*THE RECORDS*.
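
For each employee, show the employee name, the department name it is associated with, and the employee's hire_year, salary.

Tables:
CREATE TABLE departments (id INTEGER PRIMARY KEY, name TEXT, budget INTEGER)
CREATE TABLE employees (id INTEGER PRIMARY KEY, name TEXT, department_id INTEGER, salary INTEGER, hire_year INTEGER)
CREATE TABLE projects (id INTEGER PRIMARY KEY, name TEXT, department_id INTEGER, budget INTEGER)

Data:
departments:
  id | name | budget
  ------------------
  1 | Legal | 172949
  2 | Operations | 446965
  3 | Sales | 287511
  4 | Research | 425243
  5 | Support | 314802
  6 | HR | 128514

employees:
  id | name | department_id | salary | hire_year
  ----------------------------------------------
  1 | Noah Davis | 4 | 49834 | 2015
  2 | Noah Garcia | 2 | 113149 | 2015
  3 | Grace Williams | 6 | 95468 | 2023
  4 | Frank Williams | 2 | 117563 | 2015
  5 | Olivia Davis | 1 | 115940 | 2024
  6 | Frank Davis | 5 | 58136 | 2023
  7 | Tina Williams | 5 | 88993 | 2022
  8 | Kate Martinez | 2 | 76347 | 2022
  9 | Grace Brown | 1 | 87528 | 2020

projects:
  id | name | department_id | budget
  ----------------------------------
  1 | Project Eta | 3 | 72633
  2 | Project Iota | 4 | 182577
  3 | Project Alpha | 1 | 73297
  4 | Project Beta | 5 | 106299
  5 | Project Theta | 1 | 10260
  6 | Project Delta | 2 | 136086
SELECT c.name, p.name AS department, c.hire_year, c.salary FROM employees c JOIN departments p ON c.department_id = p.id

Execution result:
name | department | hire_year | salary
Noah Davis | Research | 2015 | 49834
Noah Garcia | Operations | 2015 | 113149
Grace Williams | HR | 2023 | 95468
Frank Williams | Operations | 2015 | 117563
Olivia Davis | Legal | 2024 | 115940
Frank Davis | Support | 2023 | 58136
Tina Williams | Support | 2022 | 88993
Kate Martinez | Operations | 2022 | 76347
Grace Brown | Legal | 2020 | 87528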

*THE TASK*.
In the records above, which lines hold the string "CREATE"? Copy each one.

*ANSWER TO THE PROBLEM*.
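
CREATE TABLE departments (id INTEGER PRIMARY KEY, name TEXT, budget INTEGER)
CREATE TABLE employees (id INTEGER PRIMARY KEY, name TEXT, department_id INTEGER, salary INTEGER, hire_year INTEGER)
CREATE TABLE projects (id INTEGER PRIMARY KEY, name TEXT, department_id INTEGER, budget INTEGER)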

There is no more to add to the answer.